**WORK REQUIRED:** This exercise calls for the listing to be set down exactly.

**INPUT:**

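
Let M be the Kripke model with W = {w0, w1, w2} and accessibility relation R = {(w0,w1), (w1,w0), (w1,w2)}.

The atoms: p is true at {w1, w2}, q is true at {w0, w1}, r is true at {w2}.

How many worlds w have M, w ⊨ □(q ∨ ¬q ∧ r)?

3

w0: successors {w1}; q ∨ ¬q ∧ r there: w1:T. ✓
w1: successors {w0, w2}; q ∨ ¬q ∧ r there: w0:T, w2:T. ✓
w2: no successors, so □(q ∨ ¬q ∧ r) holds vacuously. ✓
Satisfying worlds: {w0, w1, w2}.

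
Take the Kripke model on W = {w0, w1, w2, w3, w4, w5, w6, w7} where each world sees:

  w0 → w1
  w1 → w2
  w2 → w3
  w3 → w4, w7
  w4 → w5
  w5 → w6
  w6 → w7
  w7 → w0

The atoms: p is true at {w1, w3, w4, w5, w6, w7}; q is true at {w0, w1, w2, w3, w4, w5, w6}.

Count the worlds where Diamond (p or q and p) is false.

2

w0: successors {w1}; p or q and p there: w1:T. ✓
w1: successors {w2}; p or q and p there: w2:F. ✗
w2: successors {w3}; p or q and p there: w3:T. ✓
w3: successors {w4, w7}; p or q and p there: w4:T, w7:T. ✓
w4: successors {w5}; p or q and p there: w5:T. ✓
w5: successors {w6}; p or q and p there: w6:T. ✓
w6: successors {w7}; p or q and p there: w7:T. ✓
w7: successors {w0}; p or q and p there: w0:F. ✗
Satisfying worlds: {w0, w2, w3, w4, w5, w6}.
So Diamond (p or q and p) fails at the other 2 worlds.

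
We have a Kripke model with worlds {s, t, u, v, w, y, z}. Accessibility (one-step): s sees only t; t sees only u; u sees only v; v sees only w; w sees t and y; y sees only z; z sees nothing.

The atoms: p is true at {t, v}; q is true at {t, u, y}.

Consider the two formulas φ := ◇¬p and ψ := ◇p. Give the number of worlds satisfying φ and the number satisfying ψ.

For ◇¬p:
s: successors {t}; ¬p there: t:F. ✗
t: successors {u}; ¬p there: u:T. ✓
u: successors {v}; ¬p there: v:F. ✗
v: successors {w}; ¬p there: w:T. ✓
w: successors {t, y}; ¬p there: t:F, y:T. ✓
y: successors {z}; ¬p there: z:T. ✓
z: no successors, so ◇¬p fails. ✗
— 4 worlds.
For ◇p:
s: successors {t}; p there: t:T. ✓
t: successors {u}; p there: u:F. ✗
u: successors {v}; p there: v:T. ✓
v: successors {w}; p there: w:F. ✗
w: successors {t, y}; p there: t:T, y:F. ✓
y: successors {z}; p there: z:F. ✗
z: no successors, so ◇p fails. ✗
— 3 worlds.

4 and 3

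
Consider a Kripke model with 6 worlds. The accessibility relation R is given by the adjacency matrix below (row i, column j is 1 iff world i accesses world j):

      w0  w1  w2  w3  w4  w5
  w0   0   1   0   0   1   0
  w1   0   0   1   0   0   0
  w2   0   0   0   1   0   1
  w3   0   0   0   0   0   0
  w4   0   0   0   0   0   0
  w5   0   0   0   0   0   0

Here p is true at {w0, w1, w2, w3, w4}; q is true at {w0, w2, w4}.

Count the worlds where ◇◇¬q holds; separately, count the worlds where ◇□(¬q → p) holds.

1 and 2

For ◇◇¬q:
w0: successors {w1, w4}; ◇¬q there: w1:F, w4:F. ✗
w1: successors {w2}; ◇¬q there: w2:T. ✓
w2: successors {w3, w5}; ◇¬q there: w3:F, w5:F. ✗
w3: no successors, so ◇◇¬q fails. ✗
w4: no successors, so ◇◇¬q fails. ✗
w5: no successors, so ◇◇¬q fails. ✗
— 1 world.
For ◇□(¬q → p):
w0: successors {w1, w4}; □(¬q → p) there: w1:T, w4:T. ✓
w1: successors {w2}; □(¬q → p) there: w2:F. ✗
w2: successors {w3, w5}; □(¬q → p) there: w3:T, w5:T. ✓
w3: no successors, so ◇□(¬q → p) fails. ✗
w4: no successors, so ◇□(¬q → p) fails. ✗
w5: no successors, so ◇□(¬q → p) fails. ✗
— 2 worlds.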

**TASK RESULT:**
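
Let M be the Kripke model with W = {w0, w1, w2} and accessibility relation R = {(w0,w1), (w1,w0), (w1,w2)}.

The atoms: p is true at {w1, w2}, q is true at {w0, w1}, r is true at {w2}.

How many worlds w have M, w ⊨ □(q ∨ ¬q ∧ r)?

3

w0: successors {w1}; q ∨ ¬q ∧ r there: w1:T. ✓
w1: successors {w0, w2}; q ∨ ¬q ∧ r there: w0:T, w2:T. ✓
w2: no successors, so □(q ∨ ¬q ∧ r) holds vacuously. ✓
Satisfying worlds: {w0, w1, w2}.

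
Take the Kripke model on W = {w0, w1, w2, w3, w4, w5, w6, w7} where each world sees:

  w0 → w1
  w1 → w2
  w2 → w3
  w3 → w4, w7
  w4 → w5
  w5 → w6
  w6 → w7
  w7 → w0

The atoms: p is true at {w1, w3, w4, w5, w6, w7}; q is true at {w0, w1, w2, w3, w4, w5, w6}.

Count the worlds where Diamond (p or q and p) is false.

2

w0: successors {w1}; p or q and p there: w1:T. ✓
w1: successors {w2}; p or q and p there: w2:F. ✗
w2: successors {w3}; p or q and p there: w3:T. ✓
w3: successors {w4, w7}; p or q and p there: w4:T, w7:T. ✓
w4: successors {w5}; p or q and p there: w5:T. ✓
w5: successors {w6}; p or q and p there: w6:T. ✓
w6: successors {w7}; p or q and p there: w7:T. ✓
w7: successors {w0}; p or q and p there: w0:F. ✗
Satisfying worlds: {w0, w2, w3, w4, w5, w6}.
So Diamond (p or q and p) fails at the other 2 worlds.

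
We have a Kripke model with worlds {s, t, u, v, w, y, z}. Accessibility (one-step): s sees only t; t sees only u; u sees only v; v sees only w; w sees t and y; y sees only z; z sees nothing.

The atoms: p is true at {t, v}; q is true at {t, u, y}.

Consider the two formulas φ := ◇¬p and ψ := ◇p. Give the number of worlds satisfying φ and the number satisfying ψ.

For ◇¬p:
s: successors {t}; ¬p there: t:F. ✗
t: successors {u}; ¬p there: u:T. ✓
u: successors {v}; ¬p there: v:F. ✗
v: successors {w}; ¬p there: w:T. ✓
w: successors {t, y}; ¬p there: t:F, y:T. ✓
y: successors {z}; ¬p there: z:T. ✓
z: no successors, so ◇¬p fails. ✗
— 4 worlds.
For ◇p:
s: successors {t}; p there: t:T. ✓
t: successors {u}; p there: u:F. ✗
u: successors {v}; p there: v:T. ✓
v: successors {w}; p there: w:F. ✗
w: successors {t, y}; p there: t:T, y:F. ✓
y: successors {z}; p there: z:F. ✗
z: no successors, so ◇p fails. ✗
— 3 worlds.

4 and 3

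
Consider a Kripke model with 6 worlds. The accessibility relation R is given by the adjacency matrix below (row i, column j is 1 iff world i accesses world j):

      w0  w1  w2  w3  w4  w5
  w0   0   1   0   0   1   0
  w1   0   0   1   0   0   0
  w2   0   0   0   1   0   1
  w3   0   0   0   0   0   0
  w4   0   0   0   0   0   0
  w5   0   0   0   0   0   0

Here p is true at {w0, w1, w2, w3, w4}; q is true at {w0, w2, w4}.

Count the worlds where ◇◇¬q holds; separately, count the worlds where ◇□(¬q → p) holds.

1 and 2

For ◇◇¬q:
w0: successors {w1, w4}; ◇¬q there: w1:F, w4:F. ✗
w1: successors {w2}; ◇¬q there: w2:T. ✓
w2: successors {w3, w5}; ◇¬q there: w3:F, w5:F. ✗
w3: no successors, so ◇◇¬q fails. ✗
w4: no successors, so ◇◇¬q fails. ✗
w5: no successors, so ◇◇¬q fails. ✗
— 1 world.
For ◇□(¬q → p):
w0: successors {w1, w4}; □(¬q → p) there: w1:T, w4:T. ✓
w1: successors {w2}; □(¬q → p) there: w2:F. ✗
w2: successors {w3, w5}; □(¬q → p) there: w3:T, w5:T. ✓
w3: no successors, so ◇□(¬q → p) fails. ✗
w4: no successors, so ◇□(¬q → p) fails. ✗
w5: no successors, so ◇□(¬q → p) fails. ✗
— 2 worlds.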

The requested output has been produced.